» WORK REQUEST
Transcribe the data below in full, exactly.

%%

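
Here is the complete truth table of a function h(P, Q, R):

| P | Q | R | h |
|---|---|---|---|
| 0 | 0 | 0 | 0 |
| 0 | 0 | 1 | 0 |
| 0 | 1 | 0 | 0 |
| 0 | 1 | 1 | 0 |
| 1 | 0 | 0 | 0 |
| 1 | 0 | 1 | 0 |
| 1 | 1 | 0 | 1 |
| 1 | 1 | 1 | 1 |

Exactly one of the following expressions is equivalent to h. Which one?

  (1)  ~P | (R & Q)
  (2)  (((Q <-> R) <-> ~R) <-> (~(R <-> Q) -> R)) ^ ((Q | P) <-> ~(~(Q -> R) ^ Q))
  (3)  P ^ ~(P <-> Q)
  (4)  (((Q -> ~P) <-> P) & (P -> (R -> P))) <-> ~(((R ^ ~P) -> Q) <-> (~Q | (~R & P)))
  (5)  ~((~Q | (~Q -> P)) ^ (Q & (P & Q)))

5

(1) disagrees with h on (0,0,0) (formula → 1, table → 0); rule it out.
(2) disagrees with h on (0,0,0) (formula → 1, table → 0); rule it out.
(3) disagrees with h on (0,1,0) (formula → 1, table → 0); rule it out.
(4) disagrees with h on (0,0,1) (formula → 1, table → 0); rule it out.
That leaves (5). Evaluating it on every row reproduces the table of h exactly.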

%%

» RESPONSE FOR THIS EXERCISE
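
Here is the complete truth table of a function h(P, Q, R):

| P | Q | R | h |
|---|---|---|---|
| 0 | 0 | 0 | 0 |
| 0 | 0 | 1 | 0 |
| 0 | 1 | 0 | 0 |
| 0 | 1 | 1 | 0 |
| 1 | 0 | 0 | 0 |
| 1 | 0 | 1 | 0 |
| 1 | 1 | 0 | 1 |
| 1 | 1 | 1 | 1 |

Exactly one of the following expressions is equivalent to h. Which one?

  (1)  ~P | (R & Q)
  (2)  (((Q <-> R) <-> ~R) <-> (~(R <-> Q) -> R)) ^ ((Q | P) <-> ~(~(Q -> R) ^ Q))
  (3)  P ^ ~(P <-> Q)
  (4)  (((Q -> ~P) <-> P) & (P -> (R -> P))) <-> ~(((R ^ ~P) -> Q) <-> (~Q | (~R & P)))
  (5)  ~((~Q | (~Q -> P)) ^ (Q & (P & Q)))

5

(1) disagrees with h on (0,0,0) (formula → 1, table → 0); rule it out.
(2) disagrees with h on (0,0,0) (formula → 1, table → 0); rule it out.
(3) disagrees with h on (0,1,0) (formula → 1, table → 0); rule it out.
(4) disagrees with h on (0,0,1) (formula → 1, table → 0); rule it out.
That leaves (5). Evaluating it on every row reproduces the table of h exactly.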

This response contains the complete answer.